(Saved data entries)
^^^^^^^^

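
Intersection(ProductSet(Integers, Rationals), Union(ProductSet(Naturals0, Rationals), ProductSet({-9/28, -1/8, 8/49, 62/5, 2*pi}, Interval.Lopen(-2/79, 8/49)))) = ProductSet(Naturals0, Rationals)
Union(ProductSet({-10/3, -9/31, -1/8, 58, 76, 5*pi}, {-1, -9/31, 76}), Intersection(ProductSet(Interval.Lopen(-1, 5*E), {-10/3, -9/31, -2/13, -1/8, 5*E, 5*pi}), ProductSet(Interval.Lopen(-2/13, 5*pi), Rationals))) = Union(ProductSet({-10/3, -9/31, -1/8, 58, 76, 5*pi}, {-1, -9/31, 76}), ProductSet(Interval.Lopen(-2/13, 5*E), {-10/3, -9/31, -2/13, -1/8}))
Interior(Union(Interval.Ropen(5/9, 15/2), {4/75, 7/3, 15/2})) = Interval.open(5/9, 15/2)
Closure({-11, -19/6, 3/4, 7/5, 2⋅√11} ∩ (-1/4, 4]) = {3/4, 7/5}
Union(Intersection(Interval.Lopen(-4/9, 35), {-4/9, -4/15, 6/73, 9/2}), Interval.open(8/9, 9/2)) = Union({-4/15, 6/73}, Interval.Lopen(8/9, 9/2))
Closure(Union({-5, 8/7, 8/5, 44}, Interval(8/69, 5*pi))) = Union({-5, 44}, Interval(8/69, 5*pi))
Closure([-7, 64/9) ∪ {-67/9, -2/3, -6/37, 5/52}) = {-67/9} ∪ [-7, 64/9]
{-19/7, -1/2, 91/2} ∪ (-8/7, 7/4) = {-19/7, 91/2} ∪ (-8/7, 7/4)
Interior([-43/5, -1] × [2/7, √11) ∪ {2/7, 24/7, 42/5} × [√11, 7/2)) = (-43/5, -1) × (2/7, √11)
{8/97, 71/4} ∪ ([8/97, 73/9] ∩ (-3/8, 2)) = [8/97, 2) ∪ {71/4}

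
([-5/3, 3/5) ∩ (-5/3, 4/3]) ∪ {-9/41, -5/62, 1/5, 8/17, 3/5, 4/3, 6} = (-5/3, 3/5] ∪ {4/3, 6}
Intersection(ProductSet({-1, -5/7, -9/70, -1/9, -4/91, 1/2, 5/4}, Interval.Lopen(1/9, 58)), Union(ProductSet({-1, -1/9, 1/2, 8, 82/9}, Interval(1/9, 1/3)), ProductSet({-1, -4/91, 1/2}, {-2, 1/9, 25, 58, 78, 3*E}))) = Union(ProductSet({-1, -1/9, 1/2}, Interval.Lopen(1/9, 1/3)), ProductSet({-1, -4/91, 1/2}, {25, 58, 3*E}))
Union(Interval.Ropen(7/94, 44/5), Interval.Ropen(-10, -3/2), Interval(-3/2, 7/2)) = Interval.Ropen(-10, 44/5)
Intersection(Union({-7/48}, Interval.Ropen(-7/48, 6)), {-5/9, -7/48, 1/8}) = {-7/48, 1/8}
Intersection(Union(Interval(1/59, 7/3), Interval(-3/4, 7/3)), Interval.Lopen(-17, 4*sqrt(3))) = Interval(-3/4, 7/3)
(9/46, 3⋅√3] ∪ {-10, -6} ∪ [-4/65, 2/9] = {-10, -6} ∪ [-4/65, 3⋅√3]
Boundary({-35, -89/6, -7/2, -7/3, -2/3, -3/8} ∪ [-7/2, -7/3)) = {-35, -89/6, -7/2, -7/3, -2/3, -3/8}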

^^^^^^^^

#### [Problem details]
The expected answer is a copy of each line in the records that holds the word "Interior".

#### [Response]
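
Interior(Union(Interval.Ropen(5/9, 15/2), {4/75, 7/3, 15/2})) = Interval.open(5/9, 15/2)
Interior([-43/5, -1] × [2/7, √11) ∪ {2/7, 24/7, 42/5} × [√11, 7/2)) = (-43/5, -1) × (2/7, √11)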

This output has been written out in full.